* [EXERCISE] Send back the entries exactly as they were given.

---------- AVAILABLE RECORDS

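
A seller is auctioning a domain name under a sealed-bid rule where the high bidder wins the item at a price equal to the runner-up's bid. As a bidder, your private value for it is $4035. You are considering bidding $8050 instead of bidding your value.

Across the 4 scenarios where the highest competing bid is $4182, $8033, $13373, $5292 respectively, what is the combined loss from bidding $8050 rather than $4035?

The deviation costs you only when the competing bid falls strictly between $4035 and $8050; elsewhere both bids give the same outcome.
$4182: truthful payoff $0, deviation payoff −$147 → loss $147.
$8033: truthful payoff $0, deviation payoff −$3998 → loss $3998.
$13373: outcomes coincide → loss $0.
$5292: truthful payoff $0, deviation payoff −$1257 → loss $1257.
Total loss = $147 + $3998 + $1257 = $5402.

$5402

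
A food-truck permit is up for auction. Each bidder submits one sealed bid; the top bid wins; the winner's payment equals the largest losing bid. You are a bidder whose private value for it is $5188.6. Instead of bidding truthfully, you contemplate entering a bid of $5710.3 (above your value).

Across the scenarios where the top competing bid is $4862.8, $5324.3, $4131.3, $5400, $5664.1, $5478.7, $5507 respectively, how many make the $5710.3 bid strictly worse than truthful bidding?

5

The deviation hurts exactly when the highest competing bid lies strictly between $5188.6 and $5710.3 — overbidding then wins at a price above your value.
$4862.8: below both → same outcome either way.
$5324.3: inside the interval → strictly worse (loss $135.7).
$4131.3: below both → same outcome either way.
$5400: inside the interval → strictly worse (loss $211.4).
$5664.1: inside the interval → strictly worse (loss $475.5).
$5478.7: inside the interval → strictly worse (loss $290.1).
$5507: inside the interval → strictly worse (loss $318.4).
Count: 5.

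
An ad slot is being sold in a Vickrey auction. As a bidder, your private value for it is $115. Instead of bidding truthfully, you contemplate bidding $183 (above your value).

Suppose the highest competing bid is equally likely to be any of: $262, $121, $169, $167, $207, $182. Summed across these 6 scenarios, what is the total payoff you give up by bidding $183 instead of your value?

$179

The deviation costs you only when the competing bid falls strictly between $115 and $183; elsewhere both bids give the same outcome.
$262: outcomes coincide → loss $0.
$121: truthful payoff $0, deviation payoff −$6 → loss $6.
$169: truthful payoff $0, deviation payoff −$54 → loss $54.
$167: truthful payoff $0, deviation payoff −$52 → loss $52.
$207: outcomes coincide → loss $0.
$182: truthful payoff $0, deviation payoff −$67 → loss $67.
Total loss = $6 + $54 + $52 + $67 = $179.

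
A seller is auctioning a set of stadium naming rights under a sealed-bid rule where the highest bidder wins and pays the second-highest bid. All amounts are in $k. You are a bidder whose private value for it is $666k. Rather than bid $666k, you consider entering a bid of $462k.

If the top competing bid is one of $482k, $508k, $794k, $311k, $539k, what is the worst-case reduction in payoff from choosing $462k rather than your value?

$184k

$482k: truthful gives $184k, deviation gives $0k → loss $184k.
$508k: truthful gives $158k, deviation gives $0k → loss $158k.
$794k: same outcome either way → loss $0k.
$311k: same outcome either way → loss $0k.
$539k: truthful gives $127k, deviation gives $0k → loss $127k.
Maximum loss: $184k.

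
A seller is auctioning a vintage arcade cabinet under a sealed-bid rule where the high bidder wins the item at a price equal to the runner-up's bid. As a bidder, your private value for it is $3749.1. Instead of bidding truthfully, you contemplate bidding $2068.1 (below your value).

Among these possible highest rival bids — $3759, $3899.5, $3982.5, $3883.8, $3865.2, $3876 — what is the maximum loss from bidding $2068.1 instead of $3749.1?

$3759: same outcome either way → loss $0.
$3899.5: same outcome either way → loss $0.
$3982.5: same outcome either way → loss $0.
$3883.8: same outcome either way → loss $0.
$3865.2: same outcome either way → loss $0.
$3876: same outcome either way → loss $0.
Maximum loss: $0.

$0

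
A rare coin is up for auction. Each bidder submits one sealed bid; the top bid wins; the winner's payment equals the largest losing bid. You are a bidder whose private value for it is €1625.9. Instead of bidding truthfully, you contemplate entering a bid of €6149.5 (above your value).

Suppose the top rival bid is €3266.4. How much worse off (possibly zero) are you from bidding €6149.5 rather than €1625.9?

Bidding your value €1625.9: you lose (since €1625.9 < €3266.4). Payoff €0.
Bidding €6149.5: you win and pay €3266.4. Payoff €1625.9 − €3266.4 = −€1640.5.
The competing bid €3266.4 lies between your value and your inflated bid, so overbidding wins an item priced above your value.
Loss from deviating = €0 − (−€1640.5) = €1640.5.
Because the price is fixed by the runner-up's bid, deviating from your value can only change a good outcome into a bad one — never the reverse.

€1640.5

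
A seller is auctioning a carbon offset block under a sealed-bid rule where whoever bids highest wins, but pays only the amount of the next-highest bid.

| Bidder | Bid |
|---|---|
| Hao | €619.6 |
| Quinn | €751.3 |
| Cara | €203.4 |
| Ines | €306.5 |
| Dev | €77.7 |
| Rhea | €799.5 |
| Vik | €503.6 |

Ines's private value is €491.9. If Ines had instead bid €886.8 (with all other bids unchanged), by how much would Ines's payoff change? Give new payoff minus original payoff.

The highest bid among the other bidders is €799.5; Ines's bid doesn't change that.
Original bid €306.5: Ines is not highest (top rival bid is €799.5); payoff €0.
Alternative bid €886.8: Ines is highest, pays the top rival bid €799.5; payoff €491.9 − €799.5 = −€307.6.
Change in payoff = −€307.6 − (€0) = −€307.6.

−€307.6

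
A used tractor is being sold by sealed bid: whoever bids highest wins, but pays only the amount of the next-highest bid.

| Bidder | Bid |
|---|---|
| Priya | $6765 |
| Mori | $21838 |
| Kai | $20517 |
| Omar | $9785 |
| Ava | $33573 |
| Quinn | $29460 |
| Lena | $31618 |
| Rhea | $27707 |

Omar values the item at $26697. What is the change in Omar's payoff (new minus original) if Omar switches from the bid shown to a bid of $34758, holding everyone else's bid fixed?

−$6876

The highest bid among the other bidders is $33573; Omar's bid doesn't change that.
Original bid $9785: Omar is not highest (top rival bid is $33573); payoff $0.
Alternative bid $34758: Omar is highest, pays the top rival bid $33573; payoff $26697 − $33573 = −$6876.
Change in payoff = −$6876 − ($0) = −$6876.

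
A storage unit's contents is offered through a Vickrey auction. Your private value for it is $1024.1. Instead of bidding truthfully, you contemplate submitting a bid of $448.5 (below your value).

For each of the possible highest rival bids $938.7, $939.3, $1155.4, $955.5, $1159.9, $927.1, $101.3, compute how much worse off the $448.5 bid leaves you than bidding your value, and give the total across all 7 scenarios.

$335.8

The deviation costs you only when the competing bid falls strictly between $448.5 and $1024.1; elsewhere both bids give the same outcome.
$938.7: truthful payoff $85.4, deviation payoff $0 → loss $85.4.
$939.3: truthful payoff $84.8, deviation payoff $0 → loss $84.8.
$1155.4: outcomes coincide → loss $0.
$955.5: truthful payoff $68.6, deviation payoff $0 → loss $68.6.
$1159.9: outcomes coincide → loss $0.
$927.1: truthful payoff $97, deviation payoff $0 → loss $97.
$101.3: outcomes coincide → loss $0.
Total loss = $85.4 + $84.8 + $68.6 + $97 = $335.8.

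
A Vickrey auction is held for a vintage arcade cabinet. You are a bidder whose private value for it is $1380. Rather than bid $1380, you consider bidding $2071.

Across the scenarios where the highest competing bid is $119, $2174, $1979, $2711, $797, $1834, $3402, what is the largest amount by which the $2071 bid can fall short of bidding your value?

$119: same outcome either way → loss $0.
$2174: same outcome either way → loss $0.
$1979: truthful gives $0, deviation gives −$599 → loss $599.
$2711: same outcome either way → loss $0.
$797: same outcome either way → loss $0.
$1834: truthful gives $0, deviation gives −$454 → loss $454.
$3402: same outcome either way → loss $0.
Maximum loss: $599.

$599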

--------------------

* [SOLUTION TO THIS TASK]
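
A seller is auctioning a domain name under a sealed-bid rule where the high bidder wins the item at a price equal to the runner-up's bid. As a bidder, your private value for it is $4035. You are considering bidding $8050 instead of bidding your value.

Across the 4 scenarios where the highest competing bid is $4182, $8033, $13373, $5292 respectively, what is the combined loss from bidding $8050 rather than $4035?

The deviation costs you only when the competing bid falls strictly between $4035 and $8050; elsewhere both bids give the same outcome.
$4182: truthful payoff $0, deviation payoff −$147 → loss $147.
$8033: truthful payoff $0, deviation payoff −$3998 → loss $3998.
$13373: outcomes coincide → loss $0.
$5292: truthful payoff $0, deviation payoff −$1257 → loss $1257.
Total loss = $147 + $3998 + $1257 = $5402.

$5402

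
A food-truck permit is up for auction. Each bidder submits one sealed bid; the top bid wins; the winner's payment equals the largest losing bid. You are a bidder whose private value for it is $5188.6. Instead of bidding truthfully, you contemplate entering a bid of $5710.3 (above your value).

Across the scenarios where the top competing bid is $4862.8, $5324.3, $4131.3, $5400, $5664.1, $5478.7, $5507 respectively, how many make the $5710.3 bid strictly worse than truthful bidding?

5

The deviation hurts exactly when the highest competing bid lies strictly between $5188.6 and $5710.3 — overbidding then wins at a price above your value.
$4862.8: below both → same outcome either way.
$5324.3: inside the interval → strictly worse (loss $135.7).
$4131.3: below both → same outcome either way.
$5400: inside the interval → strictly worse (loss $211.4).
$5664.1: inside the interval → strictly worse (loss $475.5).
$5478.7: inside the interval → strictly worse (loss $290.1).
$5507: inside the interval → strictly worse (loss $318.4).
Count: 5.

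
An ad slot is being sold in a Vickrey auction. As a bidder, your private value for it is $115. Instead of bidding truthfully, you contemplate bidding $183 (above your value).

Suppose the highest competing bid is equally likely to be any of: $262, $121, $169, $167, $207, $182. Summed across these 6 scenarios, what is the total payoff you give up by bidding $183 instead of your value?

$179

The deviation costs you only when the competing bid falls strictly between $115 and $183; elsewhere both bids give the same outcome.
$262: outcomes coincide → loss $0.
$121: truthful payoff $0, deviation payoff −$6 → loss $6.
$169: truthful payoff $0, deviation payoff −$54 → loss $54.
$167: truthful payoff $0, deviation payoff −$52 → loss $52.
$207: outcomes coincide → loss $0.
$182: truthful payoff $0, deviation payoff −$67 → loss $67.
Total loss = $6 + $54 + $52 + $67 = $179.

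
A seller is auctioning a set of stadium naming rights under a sealed-bid rule where the highest bidder wins and pays the second-highest bid. All amounts are in $k. You are a bidder whose private value for it is $666k. Rather than bid $666k, you consider entering a bid of $462k.

If the top competing bid is one of $482k, $508k, $794k, $311k, $539k, what is the worst-case reduction in payoff from choosing $462k rather than your value?

$184k

$482k: truthful gives $184k, deviation gives $0k → loss $184k.
$508k: truthful gives $158k, deviation gives $0k → loss $158k.
$794k: same outcome either way → loss $0k.
$311k: same outcome either way → loss $0k.
$539k: truthful gives $127k, deviation gives $0k → loss $127k.
Maximum loss: $184k.

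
A seller is auctioning a vintage arcade cabinet under a sealed-bid rule where the high bidder wins the item at a price equal to the runner-up's bid. As a bidder, your private value for it is $3749.1. Instead of bidding truthfully, you contemplate bidding $2068.1 (below your value).

Among these possible highest rival bids — $3759, $3899.5, $3982.5, $3883.8, $3865.2, $3876 — what is the maximum loss from bidding $2068.1 instead of $3749.1?

$3759: same outcome either way → loss $0.
$3899.5: same outcome either way → loss $0.
$3982.5: same outcome either way → loss $0.
$3883.8: same outcome either way → loss $0.
$3865.2: same outcome either way → loss $0.
$3876: same outcome either way → loss $0.
Maximum loss: $0.

$0

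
A rare coin is up for auction. Each bidder submits one sealed bid; the top bid wins; the winner's payment equals the largest losing bid. You are a bidder whose private value for it is €1625.9. Instead of bidding truthfully, you contemplate entering a bid of €6149.5 (above your value).

Suppose the top rival bid is €3266.4. How much worse off (possibly zero) are you from bidding €6149.5 rather than €1625.9?

Bidding your value €1625.9: you lose (since €1625.9 < €3266.4). Payoff €0.
Bidding €6149.5: you win and pay €3266.4. Payoff €1625.9 − €3266.4 = −€1640.5.
The competing bid €3266.4 lies between your value and your inflated bid, so overbidding wins an item priced above your value.
Loss from deviating = €0 − (−€1640.5) = €1640.5.
Because the price is fixed by the runner-up's bid, deviating from your value can only change a good outcome into a bad one — never the reverse.

€1640.5

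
A seller is auctioning a carbon offset block under a sealed-bid rule where whoever bids highest wins, but pays only the amount of the next-highest bid.

| Bidder | Bid |
|---|---|
| Hao | €619.6 |
| Quinn | €751.3 |
| Cara | €203.4 |
| Ines | €306.5 |
| Dev | €77.7 |
| Rhea | €799.5 |
| Vik | €503.6 |

Ines's private value is €491.9. If Ines had instead bid €886.8 (with all other bids unchanged), by how much would Ines's payoff change? Give new payoff minus original payoff.

The highest bid among the other bidders is €799.5; Ines's bid doesn't change that.
Original bid €306.5: Ines is not highest (top rival bid is €799.5); payoff €0.
Alternative bid €886.8: Ines is highest, pays the top rival bid €799.5; payoff €491.9 − €799.5 = −€307.6.
Change in payoff = −€307.6 − (€0) = −€307.6.

−€307.6

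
A used tractor is being sold by sealed bid: whoever bids highest wins, but pays only the amount of the next-highest bid.

| Bidder | Bid |
|---|---|
| Priya | $6765 |
| Mori | $21838 |
| Kai | $20517 |
| Omar | $9785 |
| Ava | $33573 |
| Quinn | $29460 |
| Lena | $31618 |
| Rhea | $27707 |

Omar values the item at $26697. What is the change in Omar's payoff (new minus original) if Omar switches from the bid shown to a bid of $34758, holding everyone else's bid fixed?

−$6876

The highest bid among the other bidders is $33573; Omar's bid doesn't change that.
Original bid $9785: Omar is not highest (top rival bid is $33573); payoff $0.
Alternative bid $34758: Omar is highest, pays the top rival bid $33573; payoff $26697 − $33573 = −$6876.
Change in payoff = −$6876 − ($0) = −$6876.

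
A storage unit's contents is offered through a Vickrey auction. Your private value for it is $1024.1. Instead of bidding truthfully, you contemplate submitting a bid of $448.5 (below your value).

For each of the possible highest rival bids $938.7, $939.3, $1155.4, $955.5, $1159.9, $927.1, $101.3, compute how much worse off the $448.5 bid leaves you than bidding your value, and give the total across all 7 scenarios.

$335.8

The deviation costs you only when the competing bid falls strictly between $448.5 and $1024.1; elsewhere both bids give the same outcome.
$938.7: truthful payoff $85.4, deviation payoff $0 → loss $85.4.
$939.3: truthful payoff $84.8, deviation payoff $0 → loss $84.8.
$1155.4: outcomes coincide → loss $0.
$955.5: truthful payoff $68.6, deviation payoff $0 → loss $68.6.
$1159.9: outcomes coincide → loss $0.
$927.1: truthful payoff $97, deviation payoff $0 → loss $97.
$101.3: outcomes coincide → loss $0.
Total loss = $85.4 + $84.8 + $68.6 + $97 = $335.8.

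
A Vickrey auction is held for a vintage arcade cabinet. You are a bidder whose private value for it is $1380. Rather than bid $1380, you consider bidding $2071.

Across the scenarios where the highest competing bid is $119, $2174, $1979, $2711, $797, $1834, $3402, what is the largest amount by which the $2071 bid can fall short of bidding your value?

$119: same outcome either way → loss $0.
$2174: same outcome either way → loss $0.
$1979: truthful gives $0, deviation gives −$599 → loss $599.
$2711: same outcome either way → loss $0.
$797: same outcome either way → loss $0.
$1834: truthful gives $0, deviation gives −$454 → loss $454.
$3402: same outcome either way → loss $0.
Maximum loss: $599.

$599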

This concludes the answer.